# ACTION ITEM
Word for word, set down every line of the entries below from the line with "The intestacy statute of Greyling" to the line with "(2) Descendants take", including both, and no other line.

Stored data entries:
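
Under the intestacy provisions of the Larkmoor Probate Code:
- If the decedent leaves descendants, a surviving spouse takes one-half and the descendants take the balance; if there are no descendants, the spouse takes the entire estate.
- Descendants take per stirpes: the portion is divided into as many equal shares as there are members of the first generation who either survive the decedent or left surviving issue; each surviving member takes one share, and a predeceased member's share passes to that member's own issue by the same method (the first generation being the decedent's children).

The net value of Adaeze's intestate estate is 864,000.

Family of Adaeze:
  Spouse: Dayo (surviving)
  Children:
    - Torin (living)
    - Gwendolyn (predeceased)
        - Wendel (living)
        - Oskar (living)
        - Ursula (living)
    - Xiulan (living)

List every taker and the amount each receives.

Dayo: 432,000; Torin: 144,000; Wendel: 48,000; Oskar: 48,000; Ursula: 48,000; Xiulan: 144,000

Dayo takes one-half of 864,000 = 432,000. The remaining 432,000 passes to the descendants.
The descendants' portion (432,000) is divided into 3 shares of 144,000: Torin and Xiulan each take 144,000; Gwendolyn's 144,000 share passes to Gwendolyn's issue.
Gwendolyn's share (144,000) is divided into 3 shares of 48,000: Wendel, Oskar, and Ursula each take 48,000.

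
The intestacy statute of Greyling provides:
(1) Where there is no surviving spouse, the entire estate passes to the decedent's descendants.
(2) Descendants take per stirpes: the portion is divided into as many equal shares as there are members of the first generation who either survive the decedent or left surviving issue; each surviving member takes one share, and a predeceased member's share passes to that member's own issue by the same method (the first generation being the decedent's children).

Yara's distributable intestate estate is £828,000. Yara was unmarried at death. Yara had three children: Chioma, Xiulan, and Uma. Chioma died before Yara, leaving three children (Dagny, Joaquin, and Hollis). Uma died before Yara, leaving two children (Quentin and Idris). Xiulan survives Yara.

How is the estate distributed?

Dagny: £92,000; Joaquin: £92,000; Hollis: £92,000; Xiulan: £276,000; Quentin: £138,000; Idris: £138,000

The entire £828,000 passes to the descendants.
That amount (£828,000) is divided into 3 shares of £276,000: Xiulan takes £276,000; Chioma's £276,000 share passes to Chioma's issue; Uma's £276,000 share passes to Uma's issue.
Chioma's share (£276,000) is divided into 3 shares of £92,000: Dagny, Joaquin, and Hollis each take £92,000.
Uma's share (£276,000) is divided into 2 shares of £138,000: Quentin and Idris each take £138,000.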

==

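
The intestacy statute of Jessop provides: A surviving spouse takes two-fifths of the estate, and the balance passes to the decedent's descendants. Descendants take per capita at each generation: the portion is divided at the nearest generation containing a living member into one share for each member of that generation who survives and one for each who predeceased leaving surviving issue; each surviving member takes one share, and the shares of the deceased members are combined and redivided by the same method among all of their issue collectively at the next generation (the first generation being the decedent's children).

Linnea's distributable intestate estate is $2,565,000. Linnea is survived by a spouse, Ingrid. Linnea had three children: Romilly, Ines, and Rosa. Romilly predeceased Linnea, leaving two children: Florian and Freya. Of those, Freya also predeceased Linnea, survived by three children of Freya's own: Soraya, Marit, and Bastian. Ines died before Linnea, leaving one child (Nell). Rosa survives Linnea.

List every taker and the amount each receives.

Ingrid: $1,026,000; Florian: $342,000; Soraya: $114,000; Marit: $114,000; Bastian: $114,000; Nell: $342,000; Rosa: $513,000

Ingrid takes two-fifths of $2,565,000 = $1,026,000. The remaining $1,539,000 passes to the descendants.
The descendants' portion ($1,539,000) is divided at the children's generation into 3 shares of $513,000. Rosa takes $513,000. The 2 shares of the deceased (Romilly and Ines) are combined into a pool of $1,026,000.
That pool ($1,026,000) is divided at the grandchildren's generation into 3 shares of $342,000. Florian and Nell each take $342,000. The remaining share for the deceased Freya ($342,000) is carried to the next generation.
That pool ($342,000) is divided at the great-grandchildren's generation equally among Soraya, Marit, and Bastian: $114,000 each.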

# TASK ANSWER
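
The intestacy statute of Greyling provides:
(1) Where there is no surviving spouse, the entire estate passes to the decedent's descendants.
(2) Descendants take per stirpes: the portion is divided into as many equal shares as there are members of the first generation who either survive the decedent or left surviving issue; each surviving member takes one share, and a predeceased member's share passes to that member's own issue by the same method (the first generation being the decedent's children).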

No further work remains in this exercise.